▸ Work instructions:
Please return every line in the following data that includes the string "condition".

▸ Records to process:
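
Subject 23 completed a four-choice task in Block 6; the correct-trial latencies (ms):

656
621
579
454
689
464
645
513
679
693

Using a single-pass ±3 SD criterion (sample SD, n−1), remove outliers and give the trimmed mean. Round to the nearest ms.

n = 10, ΣRT = 5993, M = 599.300
Σ(x−M)² = 76230.10; s = √(76230.10/9) = 92.033
Cutoffs: 599.300 ± 3·92.033 → [323.2, 875.4]
No RTs fall outside the cutoffs; all 10 retained. Mean = 5993/10 = 599.300

599 ms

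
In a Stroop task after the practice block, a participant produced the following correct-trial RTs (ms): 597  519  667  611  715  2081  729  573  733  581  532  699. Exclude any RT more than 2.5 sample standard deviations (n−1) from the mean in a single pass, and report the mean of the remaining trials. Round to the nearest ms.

n = 12, ΣRT = 9037, M = 753.083
Σ(x−M)² = 1986396.92; s = √(1986396.92/11) = 424.949
Cutoffs: 753.083 ± 2.5·424.949 → [-309.3, 1815.5]
Outside: 2081 → excluded.
Retained (n=11): Σ = 6956, mean = 6956/11 = 632.364

632 ms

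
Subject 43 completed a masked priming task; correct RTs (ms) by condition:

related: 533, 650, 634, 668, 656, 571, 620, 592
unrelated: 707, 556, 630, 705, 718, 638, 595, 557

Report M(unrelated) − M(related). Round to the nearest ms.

23 ms

M(related) = 4924/8 = 615.500
M(unrelated) = 5106/8 = 638.250
Difference = 638.250 − 615.500 = 22.750 ms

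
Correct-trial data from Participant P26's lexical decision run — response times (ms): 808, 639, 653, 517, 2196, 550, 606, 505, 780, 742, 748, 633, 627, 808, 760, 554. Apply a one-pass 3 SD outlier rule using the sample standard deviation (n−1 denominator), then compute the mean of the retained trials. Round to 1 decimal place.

662.0 ms

n = 16, ΣRT = 12126, M = 757.875
Σ(x−M)² = 2361733.75; s = √(2361733.75/15) = 396.798
Cutoffs: 757.875 ± 3·396.798 → [-432.5, 1948.3]
Outside: 2196 → excluded.
Retained (n=15): Σ = 9930, mean = 9930/15 = 662.000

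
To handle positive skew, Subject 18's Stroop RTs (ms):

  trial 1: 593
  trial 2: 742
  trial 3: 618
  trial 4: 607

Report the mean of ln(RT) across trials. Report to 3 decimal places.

6.457

ln(RT): 6.3852, 6.6093, 6.4265, 6.4085
Σ ln(RT) = 25.8296
Mean = 25.8296/4 = 6.45739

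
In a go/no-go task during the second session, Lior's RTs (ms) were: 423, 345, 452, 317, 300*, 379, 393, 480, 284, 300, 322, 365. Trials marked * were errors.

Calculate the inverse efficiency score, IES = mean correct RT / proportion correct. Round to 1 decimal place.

402.6 ms

Correct trials (n=11): 423, 345, 452, 317, 379, 393, 480, 284, 300, 322, 365
Mean correct RT = 4060/11 = 369.0909 ms
Proportion correct = 11/12
IES = 369.0909 / (11/12) = 402.645 ms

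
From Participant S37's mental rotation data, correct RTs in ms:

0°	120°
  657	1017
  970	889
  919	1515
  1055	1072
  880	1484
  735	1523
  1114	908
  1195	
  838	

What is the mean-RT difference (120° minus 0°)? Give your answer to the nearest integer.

M(0°) = 8363/9 = 929.222
M(120°) = 8408/7 = 1201.143
Difference = 1201.143 − 929.222 = 271.921 ms

272 ms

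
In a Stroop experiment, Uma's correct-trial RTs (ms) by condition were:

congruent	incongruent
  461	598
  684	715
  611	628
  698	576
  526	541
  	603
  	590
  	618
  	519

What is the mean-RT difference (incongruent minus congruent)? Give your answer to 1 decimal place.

M(congruent) = 2980/5 = 596.000
M(incongruent) = 5388/9 = 598.667
Difference = 598.667 − 596.000 = 2.667 ms

2.7 ms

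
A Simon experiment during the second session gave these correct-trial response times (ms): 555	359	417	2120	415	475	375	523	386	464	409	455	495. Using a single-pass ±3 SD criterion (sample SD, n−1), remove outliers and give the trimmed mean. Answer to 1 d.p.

444.0 ms

n = 13, ΣRT = 7448, M = 572.923
Σ(x−M)² = 2633690.92; s = √(2633690.92/12) = 468.481
Cutoffs: 572.923 ± 3·468.481 → [-832.5, 1978.4]
Outside: 2120 → excluded.
Retained (n=12): Σ = 5328, mean = 5328/12 = 444.000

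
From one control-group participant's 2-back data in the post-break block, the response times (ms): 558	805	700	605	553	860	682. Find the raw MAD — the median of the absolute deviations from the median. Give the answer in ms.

123 ms

Sorted: 553, 558, 605, 682, 700, 805, 860 → median = 682
|x − 682|: 124, 123, 18, 77, 129, 178, 0
Sorted deviations: 0, 18, 77, 123, 124, 129, 178 → MAD = 123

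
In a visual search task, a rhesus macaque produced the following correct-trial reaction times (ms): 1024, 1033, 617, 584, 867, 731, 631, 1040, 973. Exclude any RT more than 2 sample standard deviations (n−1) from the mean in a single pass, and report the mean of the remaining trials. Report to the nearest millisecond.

833 ms

n = 9, ΣRT = 7500, M = 833.333
Σ(x−M)² = 299950.00; s = √(299950.00/8) = 193.633
Cutoffs: 833.333 ± 2·193.633 → [446.1, 1220.6]
No RTs fall outside the cutoffs; all 9 retained. Mean = 7500/9 = 833.333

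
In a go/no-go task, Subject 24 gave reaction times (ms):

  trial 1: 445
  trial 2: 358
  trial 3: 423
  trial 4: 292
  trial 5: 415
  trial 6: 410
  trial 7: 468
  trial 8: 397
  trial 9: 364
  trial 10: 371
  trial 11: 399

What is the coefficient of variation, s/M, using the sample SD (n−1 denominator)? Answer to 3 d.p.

n = 11, Σ = 4342, M = 394.7273
Σ(x−M)² = 22772.182; s = √(22772.182/10) = 47.7202
CV = 47.7202 / 394.7273 = 0.12089

0.121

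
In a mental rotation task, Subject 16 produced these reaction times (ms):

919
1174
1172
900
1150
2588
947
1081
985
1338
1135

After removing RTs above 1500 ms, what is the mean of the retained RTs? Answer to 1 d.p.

1080.1 ms

Excluded: 2588
Retained (n=10): Σ = 10801
Mean = 10801/10 = 1080.1000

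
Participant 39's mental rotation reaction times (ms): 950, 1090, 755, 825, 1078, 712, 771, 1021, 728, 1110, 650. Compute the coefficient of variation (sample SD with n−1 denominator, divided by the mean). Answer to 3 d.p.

0.195

n = 11, Σ = 9690, M = 880.9091
Σ(x−M)² = 295734.909; s = √(295734.909/10) = 171.9694
CV = 171.9694 / 880.9091 = 0.19522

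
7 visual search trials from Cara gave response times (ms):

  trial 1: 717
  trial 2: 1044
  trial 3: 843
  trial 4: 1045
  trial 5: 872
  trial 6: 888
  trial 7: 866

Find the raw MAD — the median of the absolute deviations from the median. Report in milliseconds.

Sorted: 717, 843, 866, 872, 888, 1044, 1045 → median = 872
|x − 872|: 155, 172, 29, 173, 0, 16, 6
Sorted deviations: 0, 6, 16, 29, 155, 172, 173 → MAD = 29

29 ms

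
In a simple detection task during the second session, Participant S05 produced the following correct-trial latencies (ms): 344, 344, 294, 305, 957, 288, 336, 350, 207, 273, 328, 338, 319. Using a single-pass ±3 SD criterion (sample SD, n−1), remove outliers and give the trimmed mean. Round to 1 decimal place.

n = 13, ΣRT = 4683, M = 360.231
Σ(x−M)² = 404328.31; s = √(404328.31/12) = 183.559
Cutoffs: 360.231 ± 3·183.559 → [-190.4, 910.9]
Outside: 957 → excluded.
Retained (n=12): Σ = 3726, mean = 3726/12 = 310.500

310.5 ms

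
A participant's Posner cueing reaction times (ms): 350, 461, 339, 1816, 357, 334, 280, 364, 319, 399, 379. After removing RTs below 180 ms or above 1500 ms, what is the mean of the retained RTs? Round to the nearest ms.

Excluded: 1816
Retained (n=10): Σ = 3582
Mean = 3582/10 = 358.2000

358 ms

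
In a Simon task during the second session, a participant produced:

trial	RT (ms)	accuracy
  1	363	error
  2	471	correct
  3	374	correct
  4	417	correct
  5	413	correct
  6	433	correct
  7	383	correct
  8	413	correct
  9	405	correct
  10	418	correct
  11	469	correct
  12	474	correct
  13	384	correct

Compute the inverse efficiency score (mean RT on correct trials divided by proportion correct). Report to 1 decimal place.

456.3 ms

Correct trials (n=12): 471, 374, 417, 413, 433, 383, 413, 405, 418, 469, 474, 384
Mean correct RT = 5054/12 = 421.1667 ms
Proportion correct = 12/13
IES = 421.1667 / (12/13) = 456.264 ms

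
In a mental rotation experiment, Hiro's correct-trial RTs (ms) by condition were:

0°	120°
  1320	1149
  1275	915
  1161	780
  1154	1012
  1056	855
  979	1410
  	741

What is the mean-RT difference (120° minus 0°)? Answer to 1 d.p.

M(0°) = 6945/6 = 1157.500
M(120°) = 6862/7 = 980.286
Difference = 980.286 − 1157.500 = -177.214 ms

-177.2 ms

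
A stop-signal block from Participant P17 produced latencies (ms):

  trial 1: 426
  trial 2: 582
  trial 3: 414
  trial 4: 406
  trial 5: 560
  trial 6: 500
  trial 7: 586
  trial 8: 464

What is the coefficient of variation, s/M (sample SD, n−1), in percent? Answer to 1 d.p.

15.4%

n = 8, Σ = 3938, M = 492.2500
Σ(x−M)² = 40243.500; s = √(40243.500/7) = 75.8226
CV = 75.8226 / 492.2500 = 0.15403 = 15.403%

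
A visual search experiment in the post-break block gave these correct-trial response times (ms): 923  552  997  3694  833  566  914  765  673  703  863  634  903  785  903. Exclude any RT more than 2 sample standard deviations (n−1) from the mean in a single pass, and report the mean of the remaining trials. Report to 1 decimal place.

786.7 ms

n = 15, ΣRT = 14708, M = 980.533
Σ(x−M)² = 8150365.73; s = √(8150365.73/14) = 763.000
Cutoffs: 980.533 ± 2·763.000 → [-545.5, 2506.5]
Outside: 3694 → excluded.
Retained (n=14): Σ = 11014, mean = 11014/14 = 786.714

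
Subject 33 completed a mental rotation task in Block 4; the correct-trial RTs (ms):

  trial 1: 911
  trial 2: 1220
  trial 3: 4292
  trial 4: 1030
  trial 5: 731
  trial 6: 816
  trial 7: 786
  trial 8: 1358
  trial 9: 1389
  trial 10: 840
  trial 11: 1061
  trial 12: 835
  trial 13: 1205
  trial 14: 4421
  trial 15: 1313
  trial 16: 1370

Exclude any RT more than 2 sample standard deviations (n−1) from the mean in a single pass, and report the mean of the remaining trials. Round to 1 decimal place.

n = 16, ΣRT = 23578, M = 1473.625
Σ(x−M)² = 19773533.75; s = √(19773533.75/15) = 1148.144
Cutoffs: 1473.625 ± 2·1148.144 → [-822.7, 3769.9]
Outside: 4292, 4421 → excluded.
Retained (n=14): Σ = 14865, mean = 14865/14 = 1061.786

1061.8 ms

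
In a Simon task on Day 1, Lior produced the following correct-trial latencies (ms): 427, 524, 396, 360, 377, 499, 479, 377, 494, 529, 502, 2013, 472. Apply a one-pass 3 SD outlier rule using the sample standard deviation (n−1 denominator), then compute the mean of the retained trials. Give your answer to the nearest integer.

453 ms

n = 13, ΣRT = 7449, M = 573.000
Σ(x−M)² = 2288578.00; s = √(2288578.00/12) = 436.709
Cutoffs: 573.000 ± 3·436.709 → [-737.1, 1883.1]
Outside: 2013 → excluded.
Retained (n=12): Σ = 5436, mean = 5436/12 = 453.000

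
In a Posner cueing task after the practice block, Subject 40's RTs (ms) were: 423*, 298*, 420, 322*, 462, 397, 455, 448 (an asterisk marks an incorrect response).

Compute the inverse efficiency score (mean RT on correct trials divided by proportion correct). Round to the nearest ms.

Correct trials (n=5): 420, 462, 397, 455, 448
Mean correct RT = 2182/5 = 436.4000 ms
Proportion correct = 5/8
IES = 436.4000 / (5/8) = 698.240 ms

698 ms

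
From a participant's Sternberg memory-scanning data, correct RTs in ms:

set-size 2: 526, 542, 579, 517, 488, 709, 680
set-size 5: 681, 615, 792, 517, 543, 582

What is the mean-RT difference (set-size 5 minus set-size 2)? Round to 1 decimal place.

M(set-size 2) = 4041/7 = 577.286
M(set-size 5) = 3730/6 = 621.667
Difference = 621.667 − 577.286 = 44.381 ms

44.4 ms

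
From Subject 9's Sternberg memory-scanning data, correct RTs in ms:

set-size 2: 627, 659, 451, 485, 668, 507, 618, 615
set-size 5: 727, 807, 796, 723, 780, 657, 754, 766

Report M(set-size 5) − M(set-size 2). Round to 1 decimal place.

M(set-size 2) = 4630/8 = 578.750
M(set-size 5) = 6010/8 = 751.250
Difference = 751.250 − 578.750 = 172.500 ms

172.5 ms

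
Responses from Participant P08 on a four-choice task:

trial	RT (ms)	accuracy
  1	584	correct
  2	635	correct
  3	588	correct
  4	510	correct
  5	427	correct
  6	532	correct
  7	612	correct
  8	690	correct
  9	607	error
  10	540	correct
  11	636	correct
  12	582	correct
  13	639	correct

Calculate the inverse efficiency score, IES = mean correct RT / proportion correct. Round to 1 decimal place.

629.7 ms

Correct trials (n=12): 584, 635, 588, 510, 427, 532, 612, 690, 540, 636, 582, 639
Mean correct RT = 6975/12 = 581.2500 ms
Proportion correct = 12/13
IES = 581.2500 / (12/13) = 629.688 ms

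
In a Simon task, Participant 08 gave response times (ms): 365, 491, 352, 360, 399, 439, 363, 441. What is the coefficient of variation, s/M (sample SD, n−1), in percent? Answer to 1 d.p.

n = 8, Σ = 3210, M = 401.2500
Σ(x−M)² = 17969.500; s = √(17969.500/7) = 50.6663
CV = 50.6663 / 401.2500 = 0.12627 = 12.627%

12.6%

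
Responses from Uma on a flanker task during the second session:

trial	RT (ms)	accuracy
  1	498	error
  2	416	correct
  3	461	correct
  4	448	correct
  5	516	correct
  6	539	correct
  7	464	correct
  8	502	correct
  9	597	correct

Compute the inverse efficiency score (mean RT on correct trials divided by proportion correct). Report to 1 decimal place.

554.5 ms

Correct trials (n=8): 416, 461, 448, 516, 539, 464, 502, 597
Mean correct RT = 3943/8 = 492.8750 ms
Proportion correct = 8/9
IES = 492.8750 / (8/9) = 554.484 ms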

▸ Solved problem:
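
Subject 43 completed a masked priming task; correct RTs (ms) by condition:
In a Stroop experiment, Uma's correct-trial RTs (ms) by condition were:
In a mental rotation experiment, Hiro's correct-trial RTs (ms) by condition were: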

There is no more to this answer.